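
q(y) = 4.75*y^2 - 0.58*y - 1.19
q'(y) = 9.5*y - 0.58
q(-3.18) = 48.69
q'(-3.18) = -30.79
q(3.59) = 57.95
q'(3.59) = 33.52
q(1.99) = 16.47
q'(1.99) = 18.32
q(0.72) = 0.85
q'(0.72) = 6.26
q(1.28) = 5.85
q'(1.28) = 11.58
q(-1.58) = 11.58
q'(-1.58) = -15.59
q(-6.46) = 200.78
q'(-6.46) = -61.95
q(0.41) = -0.63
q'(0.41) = 3.32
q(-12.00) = 689.77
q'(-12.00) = -114.58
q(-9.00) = 388.78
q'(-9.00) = -86.08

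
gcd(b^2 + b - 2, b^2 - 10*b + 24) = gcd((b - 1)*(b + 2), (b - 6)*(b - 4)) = 1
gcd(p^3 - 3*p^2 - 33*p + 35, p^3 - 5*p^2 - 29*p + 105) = p^2 - 2*p - 35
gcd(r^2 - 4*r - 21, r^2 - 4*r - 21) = r^2 - 4*r - 21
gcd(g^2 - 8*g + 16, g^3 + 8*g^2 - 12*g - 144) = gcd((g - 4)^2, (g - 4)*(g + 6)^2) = g - 4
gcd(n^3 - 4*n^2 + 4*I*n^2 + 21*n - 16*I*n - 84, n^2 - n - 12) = n - 4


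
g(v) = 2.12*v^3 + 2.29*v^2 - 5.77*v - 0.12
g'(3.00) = 65.21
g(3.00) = 60.42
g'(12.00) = 965.03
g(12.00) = 3923.76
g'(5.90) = 242.64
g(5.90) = 480.96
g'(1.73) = 21.19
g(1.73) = 7.73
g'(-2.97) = 36.73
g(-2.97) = -18.32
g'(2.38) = 41.16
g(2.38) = 27.70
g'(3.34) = 80.48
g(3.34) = 85.15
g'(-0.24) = -6.50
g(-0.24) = 1.37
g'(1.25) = 9.89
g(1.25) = 0.39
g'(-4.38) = 96.18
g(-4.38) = -109.05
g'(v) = 6.36*v^2 + 4.58*v - 5.77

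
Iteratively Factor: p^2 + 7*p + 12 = (p + 4)*(p + 3)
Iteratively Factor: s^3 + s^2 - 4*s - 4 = (s - 2)*(s^2 + 3*s + 2) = (s - 2)*(s + 2)*(s + 1)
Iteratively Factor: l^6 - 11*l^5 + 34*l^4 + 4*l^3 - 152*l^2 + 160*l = (l - 2)*(l^5 - 9*l^4 + 16*l^3 + 36*l^2 - 80*l) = (l - 2)*(l + 2)*(l^4 - 11*l^3 + 38*l^2 - 40*l) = (l - 2)^2*(l + 2)*(l^3 - 9*l^2 + 20*l) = l*(l - 2)^2*(l + 2)*(l^2 - 9*l + 20) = l*(l - 5)*(l - 2)^2*(l + 2)*(l - 4)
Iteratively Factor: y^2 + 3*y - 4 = (y + 4)*(y - 1)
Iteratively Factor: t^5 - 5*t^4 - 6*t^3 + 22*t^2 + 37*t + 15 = (t - 3)*(t^4 - 2*t^3 - 12*t^2 - 14*t - 5) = (t - 3)*(t + 1)*(t^3 - 3*t^2 - 9*t - 5) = (t - 3)*(t + 1)^2*(t^2 - 4*t - 5) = (t - 3)*(t + 1)^3*(t - 5)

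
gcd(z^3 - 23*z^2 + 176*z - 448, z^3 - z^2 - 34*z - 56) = z - 7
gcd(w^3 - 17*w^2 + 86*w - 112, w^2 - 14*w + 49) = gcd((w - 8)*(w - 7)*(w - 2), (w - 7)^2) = w - 7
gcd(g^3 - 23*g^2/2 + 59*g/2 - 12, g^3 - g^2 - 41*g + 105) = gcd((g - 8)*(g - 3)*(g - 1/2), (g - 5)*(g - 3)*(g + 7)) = g - 3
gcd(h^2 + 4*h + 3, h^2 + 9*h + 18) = h + 3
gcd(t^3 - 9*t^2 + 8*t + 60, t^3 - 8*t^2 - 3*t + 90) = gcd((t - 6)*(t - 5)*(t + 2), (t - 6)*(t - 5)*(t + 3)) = t^2 - 11*t + 30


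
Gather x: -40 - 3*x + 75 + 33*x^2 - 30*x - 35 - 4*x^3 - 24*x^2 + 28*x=-4*x^3 + 9*x^2 - 5*x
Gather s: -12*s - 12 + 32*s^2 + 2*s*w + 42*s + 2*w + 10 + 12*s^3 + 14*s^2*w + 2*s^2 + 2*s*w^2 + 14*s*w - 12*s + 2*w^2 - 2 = 12*s^3 + s^2*(14*w + 34) + s*(2*w^2 + 16*w + 18) + 2*w^2 + 2*w - 4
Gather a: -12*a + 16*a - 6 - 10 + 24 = 4*a + 8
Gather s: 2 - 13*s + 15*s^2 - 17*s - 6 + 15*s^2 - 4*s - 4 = 30*s^2 - 34*s - 8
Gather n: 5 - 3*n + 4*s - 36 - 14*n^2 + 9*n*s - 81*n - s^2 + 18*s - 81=-14*n^2 + n*(9*s - 84) - s^2 + 22*s - 112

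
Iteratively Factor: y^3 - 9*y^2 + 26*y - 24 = (y - 4)*(y^2 - 5*y + 6) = (y - 4)*(y - 3)*(y - 2)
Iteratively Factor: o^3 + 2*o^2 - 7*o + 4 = (o - 1)*(o^2 + 3*o - 4) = (o - 1)*(o + 4)*(o - 1)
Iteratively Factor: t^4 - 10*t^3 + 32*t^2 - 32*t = (t)*(t^3 - 10*t^2 + 32*t - 32) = t*(t - 2)*(t^2 - 8*t + 16) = t*(t - 4)*(t - 2)*(t - 4)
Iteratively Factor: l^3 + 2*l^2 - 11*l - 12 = (l + 4)*(l^2 - 2*l - 3) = (l - 3)*(l + 4)*(l + 1)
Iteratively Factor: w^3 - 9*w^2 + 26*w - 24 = (w - 3)*(w^2 - 6*w + 8) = (w - 3)*(w - 2)*(w - 4)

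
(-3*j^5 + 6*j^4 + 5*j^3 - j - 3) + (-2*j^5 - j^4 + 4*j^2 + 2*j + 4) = -5*j^5 + 5*j^4 + 5*j^3 + 4*j^2 + j + 1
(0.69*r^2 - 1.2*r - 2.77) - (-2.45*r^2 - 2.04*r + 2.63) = 3.14*r^2 + 0.84*r - 5.4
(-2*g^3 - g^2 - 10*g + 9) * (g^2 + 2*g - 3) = -2*g^5 - 5*g^4 - 6*g^3 - 8*g^2 + 48*g - 27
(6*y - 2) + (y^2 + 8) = y^2 + 6*y + 6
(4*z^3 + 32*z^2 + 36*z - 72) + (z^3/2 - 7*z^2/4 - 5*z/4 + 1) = 9*z^3/2 + 121*z^2/4 + 139*z/4 - 71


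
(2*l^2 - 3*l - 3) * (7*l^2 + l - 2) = 14*l^4 - 19*l^3 - 28*l^2 + 3*l + 6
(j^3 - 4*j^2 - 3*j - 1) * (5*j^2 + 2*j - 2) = 5*j^5 - 18*j^4 - 25*j^3 - 3*j^2 + 4*j + 2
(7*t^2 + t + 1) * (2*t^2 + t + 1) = 14*t^4 + 9*t^3 + 10*t^2 + 2*t + 1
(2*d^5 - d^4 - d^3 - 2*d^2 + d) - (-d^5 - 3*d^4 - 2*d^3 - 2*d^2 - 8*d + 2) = 3*d^5 + 2*d^4 + d^3 + 9*d - 2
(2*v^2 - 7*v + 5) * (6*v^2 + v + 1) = 12*v^4 - 40*v^3 + 25*v^2 - 2*v + 5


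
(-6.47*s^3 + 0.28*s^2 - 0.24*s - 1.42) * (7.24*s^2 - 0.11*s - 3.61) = -46.8428*s^5 + 2.7389*s^4 + 21.5883*s^3 - 11.2652*s^2 + 1.0226*s + 5.1262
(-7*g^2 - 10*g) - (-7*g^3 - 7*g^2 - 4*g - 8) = 7*g^3 - 6*g + 8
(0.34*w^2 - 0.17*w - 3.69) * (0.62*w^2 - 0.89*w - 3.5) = 0.2108*w^4 - 0.408*w^3 - 3.3265*w^2 + 3.8791*w + 12.915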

......

§ **Your objective**: Copy verbatim, from the listing above, each line from the one containing "(-2*g^3 - g^2" down to the one containing "(-6.47*s^3 + 0.28*s^2", inclusive.

§ **Reply to the task**:
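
(-2*g^3 - g^2 - 10*g + 9) * (g^2 + 2*g - 3) = -2*g^5 - 5*g^4 - 6*g^3 - 8*g^2 + 48*g - 27
(6*y - 2) + (y^2 + 8) = y^2 + 6*y + 6
(4*z^3 + 32*z^2 + 36*z - 72) + (z^3/2 - 7*z^2/4 - 5*z/4 + 1) = 9*z^3/2 + 121*z^2/4 + 139*z/4 - 71


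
(2*l^2 - 3*l - 3) * (7*l^2 + l - 2) = 14*l^4 - 19*l^3 - 28*l^2 + 3*l + 6
(j^3 - 4*j^2 - 3*j - 1) * (5*j^2 + 2*j - 2) = 5*j^5 - 18*j^4 - 25*j^3 - 3*j^2 + 4*j + 2
(7*t^2 + t + 1) * (2*t^2 + t + 1) = 14*t^4 + 9*t^3 + 10*t^2 + 2*t + 1
(2*d^5 - d^4 - d^3 - 2*d^2 + d) - (-d^5 - 3*d^4 - 2*d^3 - 2*d^2 - 8*d + 2) = 3*d^5 + 2*d^4 + d^3 + 9*d - 2
(2*v^2 - 7*v + 5) * (6*v^2 + v + 1) = 12*v^4 - 40*v^3 + 25*v^2 - 2*v + 5


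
(-6.47*s^3 + 0.28*s^2 - 0.24*s - 1.42) * (7.24*s^2 - 0.11*s - 3.61) = -46.8428*s^5 + 2.7389*s^4 + 21.5883*s^3 - 11.2652*s^2 + 1.0226*s + 5.1262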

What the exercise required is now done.